In the data, extract each line that holds the string "Mouse".

§ **Records supplied**

==*==

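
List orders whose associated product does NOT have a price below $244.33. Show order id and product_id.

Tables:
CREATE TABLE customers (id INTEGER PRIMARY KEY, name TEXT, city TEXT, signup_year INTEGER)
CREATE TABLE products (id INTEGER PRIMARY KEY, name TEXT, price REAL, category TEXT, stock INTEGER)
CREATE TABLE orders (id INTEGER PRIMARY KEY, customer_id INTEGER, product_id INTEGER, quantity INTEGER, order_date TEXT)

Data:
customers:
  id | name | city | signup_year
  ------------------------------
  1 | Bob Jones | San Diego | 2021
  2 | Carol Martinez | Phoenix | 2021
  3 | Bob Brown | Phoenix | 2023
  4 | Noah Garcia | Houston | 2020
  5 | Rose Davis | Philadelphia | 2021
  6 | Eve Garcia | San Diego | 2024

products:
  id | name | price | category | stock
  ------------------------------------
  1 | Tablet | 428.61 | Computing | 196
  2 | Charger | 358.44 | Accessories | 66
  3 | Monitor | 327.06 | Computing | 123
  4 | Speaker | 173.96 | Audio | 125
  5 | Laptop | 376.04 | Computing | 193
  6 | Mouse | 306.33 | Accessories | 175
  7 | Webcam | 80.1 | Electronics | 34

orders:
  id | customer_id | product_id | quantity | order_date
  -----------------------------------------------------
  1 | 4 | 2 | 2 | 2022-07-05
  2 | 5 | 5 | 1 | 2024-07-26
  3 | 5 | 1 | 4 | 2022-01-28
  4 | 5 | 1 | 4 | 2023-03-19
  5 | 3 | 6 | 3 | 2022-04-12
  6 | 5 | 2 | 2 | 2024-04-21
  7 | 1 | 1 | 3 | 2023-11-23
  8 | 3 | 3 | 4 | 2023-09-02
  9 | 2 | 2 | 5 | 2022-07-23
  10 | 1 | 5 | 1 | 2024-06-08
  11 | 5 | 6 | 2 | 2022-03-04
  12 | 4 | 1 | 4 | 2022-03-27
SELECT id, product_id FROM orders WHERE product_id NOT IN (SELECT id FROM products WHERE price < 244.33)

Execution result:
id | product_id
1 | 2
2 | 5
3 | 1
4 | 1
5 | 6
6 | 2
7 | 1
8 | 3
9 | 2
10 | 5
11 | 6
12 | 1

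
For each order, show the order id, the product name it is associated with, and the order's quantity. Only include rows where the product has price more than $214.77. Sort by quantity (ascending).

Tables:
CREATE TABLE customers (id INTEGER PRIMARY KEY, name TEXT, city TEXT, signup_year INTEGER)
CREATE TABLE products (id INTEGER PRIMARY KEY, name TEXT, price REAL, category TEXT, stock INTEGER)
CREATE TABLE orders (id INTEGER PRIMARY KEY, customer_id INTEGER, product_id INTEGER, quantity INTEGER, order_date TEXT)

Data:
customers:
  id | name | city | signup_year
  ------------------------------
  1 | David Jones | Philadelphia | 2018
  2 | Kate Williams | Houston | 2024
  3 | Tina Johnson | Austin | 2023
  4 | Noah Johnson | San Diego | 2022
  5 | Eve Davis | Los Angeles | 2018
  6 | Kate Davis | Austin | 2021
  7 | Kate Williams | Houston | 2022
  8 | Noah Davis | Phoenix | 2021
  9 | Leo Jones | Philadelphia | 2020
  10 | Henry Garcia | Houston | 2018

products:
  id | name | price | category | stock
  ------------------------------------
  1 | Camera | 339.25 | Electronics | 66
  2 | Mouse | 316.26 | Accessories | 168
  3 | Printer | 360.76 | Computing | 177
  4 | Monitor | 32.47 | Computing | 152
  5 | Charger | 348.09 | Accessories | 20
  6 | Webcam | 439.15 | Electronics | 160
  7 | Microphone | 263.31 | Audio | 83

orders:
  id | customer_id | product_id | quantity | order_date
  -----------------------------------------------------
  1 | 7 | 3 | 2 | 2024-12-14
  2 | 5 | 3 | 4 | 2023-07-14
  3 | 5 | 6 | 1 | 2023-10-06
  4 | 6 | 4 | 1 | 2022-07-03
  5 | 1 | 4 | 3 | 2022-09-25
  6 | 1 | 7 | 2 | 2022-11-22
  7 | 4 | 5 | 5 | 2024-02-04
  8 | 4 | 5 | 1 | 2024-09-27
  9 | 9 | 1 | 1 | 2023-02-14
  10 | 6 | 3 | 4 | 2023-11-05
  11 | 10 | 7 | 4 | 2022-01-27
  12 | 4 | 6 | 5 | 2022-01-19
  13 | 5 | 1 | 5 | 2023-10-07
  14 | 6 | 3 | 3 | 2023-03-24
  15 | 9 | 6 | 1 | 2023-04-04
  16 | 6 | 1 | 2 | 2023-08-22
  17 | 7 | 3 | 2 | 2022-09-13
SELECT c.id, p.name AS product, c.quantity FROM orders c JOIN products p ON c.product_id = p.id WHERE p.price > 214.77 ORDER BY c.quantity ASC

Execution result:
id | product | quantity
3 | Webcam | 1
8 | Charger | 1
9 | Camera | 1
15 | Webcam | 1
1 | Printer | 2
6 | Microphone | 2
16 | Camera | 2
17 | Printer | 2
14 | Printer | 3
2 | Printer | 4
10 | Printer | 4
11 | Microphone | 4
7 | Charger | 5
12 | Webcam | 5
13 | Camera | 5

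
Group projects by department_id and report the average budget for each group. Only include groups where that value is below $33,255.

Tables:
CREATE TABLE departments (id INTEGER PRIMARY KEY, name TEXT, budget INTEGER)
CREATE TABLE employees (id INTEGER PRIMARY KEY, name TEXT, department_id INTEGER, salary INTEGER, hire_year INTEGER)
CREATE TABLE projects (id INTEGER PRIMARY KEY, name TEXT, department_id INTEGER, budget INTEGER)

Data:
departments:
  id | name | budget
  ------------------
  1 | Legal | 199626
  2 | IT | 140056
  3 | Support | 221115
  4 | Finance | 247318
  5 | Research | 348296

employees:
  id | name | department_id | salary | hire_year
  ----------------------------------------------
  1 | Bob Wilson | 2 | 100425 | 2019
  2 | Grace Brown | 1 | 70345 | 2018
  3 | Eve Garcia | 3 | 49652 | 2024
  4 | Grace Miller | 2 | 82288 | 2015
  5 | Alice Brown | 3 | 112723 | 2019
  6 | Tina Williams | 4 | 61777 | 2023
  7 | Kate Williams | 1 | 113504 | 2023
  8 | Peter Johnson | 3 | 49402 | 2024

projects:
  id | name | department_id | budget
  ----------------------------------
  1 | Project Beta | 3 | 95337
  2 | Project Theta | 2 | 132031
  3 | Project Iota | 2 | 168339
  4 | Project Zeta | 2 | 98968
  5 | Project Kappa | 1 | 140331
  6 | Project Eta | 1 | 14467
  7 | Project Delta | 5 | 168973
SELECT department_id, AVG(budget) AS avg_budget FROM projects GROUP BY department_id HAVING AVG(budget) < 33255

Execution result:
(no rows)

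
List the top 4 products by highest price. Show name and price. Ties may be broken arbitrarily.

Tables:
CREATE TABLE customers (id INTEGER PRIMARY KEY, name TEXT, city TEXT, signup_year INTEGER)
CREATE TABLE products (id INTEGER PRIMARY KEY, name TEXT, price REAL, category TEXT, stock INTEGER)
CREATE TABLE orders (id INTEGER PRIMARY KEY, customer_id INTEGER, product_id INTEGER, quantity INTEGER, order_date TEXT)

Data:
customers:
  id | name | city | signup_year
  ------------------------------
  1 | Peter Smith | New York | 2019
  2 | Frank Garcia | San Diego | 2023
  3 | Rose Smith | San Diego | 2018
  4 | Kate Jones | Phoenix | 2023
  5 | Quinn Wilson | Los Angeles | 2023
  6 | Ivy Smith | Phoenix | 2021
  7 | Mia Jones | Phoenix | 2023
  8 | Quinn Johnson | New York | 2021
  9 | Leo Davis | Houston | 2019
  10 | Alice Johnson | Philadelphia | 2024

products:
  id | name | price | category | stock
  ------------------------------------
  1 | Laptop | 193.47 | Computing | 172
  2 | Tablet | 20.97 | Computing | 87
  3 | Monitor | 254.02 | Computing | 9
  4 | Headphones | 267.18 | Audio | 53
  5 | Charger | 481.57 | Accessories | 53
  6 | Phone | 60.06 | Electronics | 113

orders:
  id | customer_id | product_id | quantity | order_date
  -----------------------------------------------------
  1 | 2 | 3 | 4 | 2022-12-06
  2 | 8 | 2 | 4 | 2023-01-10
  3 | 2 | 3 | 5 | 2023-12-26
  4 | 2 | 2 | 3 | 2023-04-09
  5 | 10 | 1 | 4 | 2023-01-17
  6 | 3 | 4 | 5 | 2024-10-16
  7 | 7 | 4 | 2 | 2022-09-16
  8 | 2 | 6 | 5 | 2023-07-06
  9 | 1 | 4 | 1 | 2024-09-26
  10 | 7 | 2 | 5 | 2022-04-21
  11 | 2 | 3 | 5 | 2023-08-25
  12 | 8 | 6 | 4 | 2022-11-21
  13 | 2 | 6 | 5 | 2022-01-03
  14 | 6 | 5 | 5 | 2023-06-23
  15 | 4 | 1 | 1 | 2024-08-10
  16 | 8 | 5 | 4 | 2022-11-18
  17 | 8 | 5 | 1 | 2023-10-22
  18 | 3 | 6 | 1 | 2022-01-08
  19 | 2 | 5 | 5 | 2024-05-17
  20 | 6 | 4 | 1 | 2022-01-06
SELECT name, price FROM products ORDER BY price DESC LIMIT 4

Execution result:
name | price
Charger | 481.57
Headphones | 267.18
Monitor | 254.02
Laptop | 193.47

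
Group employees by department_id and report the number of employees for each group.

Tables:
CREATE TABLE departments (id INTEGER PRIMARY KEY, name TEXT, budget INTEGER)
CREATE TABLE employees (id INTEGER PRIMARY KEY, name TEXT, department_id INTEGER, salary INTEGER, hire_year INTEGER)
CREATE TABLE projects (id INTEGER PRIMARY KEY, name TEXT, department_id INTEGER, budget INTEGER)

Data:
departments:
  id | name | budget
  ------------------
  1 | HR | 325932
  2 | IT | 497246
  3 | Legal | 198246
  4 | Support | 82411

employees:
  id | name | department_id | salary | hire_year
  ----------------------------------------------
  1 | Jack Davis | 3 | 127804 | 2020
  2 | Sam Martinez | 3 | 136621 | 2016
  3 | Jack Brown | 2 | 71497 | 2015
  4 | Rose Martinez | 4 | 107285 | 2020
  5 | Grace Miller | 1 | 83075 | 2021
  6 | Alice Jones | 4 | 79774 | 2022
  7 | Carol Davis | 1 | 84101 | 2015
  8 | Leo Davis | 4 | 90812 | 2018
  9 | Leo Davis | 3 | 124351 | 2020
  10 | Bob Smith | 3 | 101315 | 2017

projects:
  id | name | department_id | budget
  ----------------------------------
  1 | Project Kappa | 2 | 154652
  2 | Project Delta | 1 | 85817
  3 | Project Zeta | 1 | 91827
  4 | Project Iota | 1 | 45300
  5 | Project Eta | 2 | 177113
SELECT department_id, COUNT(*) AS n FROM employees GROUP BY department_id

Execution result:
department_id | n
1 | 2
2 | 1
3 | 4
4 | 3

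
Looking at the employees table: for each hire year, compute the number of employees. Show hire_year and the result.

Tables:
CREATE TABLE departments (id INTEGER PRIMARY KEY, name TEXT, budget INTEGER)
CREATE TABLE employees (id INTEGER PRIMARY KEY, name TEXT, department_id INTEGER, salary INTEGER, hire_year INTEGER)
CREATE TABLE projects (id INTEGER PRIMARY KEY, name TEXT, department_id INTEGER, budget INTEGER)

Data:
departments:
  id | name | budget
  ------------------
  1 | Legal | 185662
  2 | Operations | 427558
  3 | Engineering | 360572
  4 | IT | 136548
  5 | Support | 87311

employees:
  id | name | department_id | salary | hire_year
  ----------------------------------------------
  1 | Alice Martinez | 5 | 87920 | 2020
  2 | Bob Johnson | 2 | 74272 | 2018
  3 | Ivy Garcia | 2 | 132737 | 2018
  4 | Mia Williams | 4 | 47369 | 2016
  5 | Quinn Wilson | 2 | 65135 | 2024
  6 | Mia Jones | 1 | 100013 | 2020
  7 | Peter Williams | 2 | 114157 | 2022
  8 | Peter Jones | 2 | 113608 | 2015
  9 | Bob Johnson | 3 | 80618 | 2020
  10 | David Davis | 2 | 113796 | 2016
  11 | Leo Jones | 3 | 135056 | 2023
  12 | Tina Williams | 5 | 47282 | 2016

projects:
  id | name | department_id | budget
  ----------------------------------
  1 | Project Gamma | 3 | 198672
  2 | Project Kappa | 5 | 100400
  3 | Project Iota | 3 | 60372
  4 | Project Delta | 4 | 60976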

==*==

§ **Your solution**
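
  6 | Mouse | 306.33 | Accessories | 175
  2 | Mouse | 316.26 | Accessories | 168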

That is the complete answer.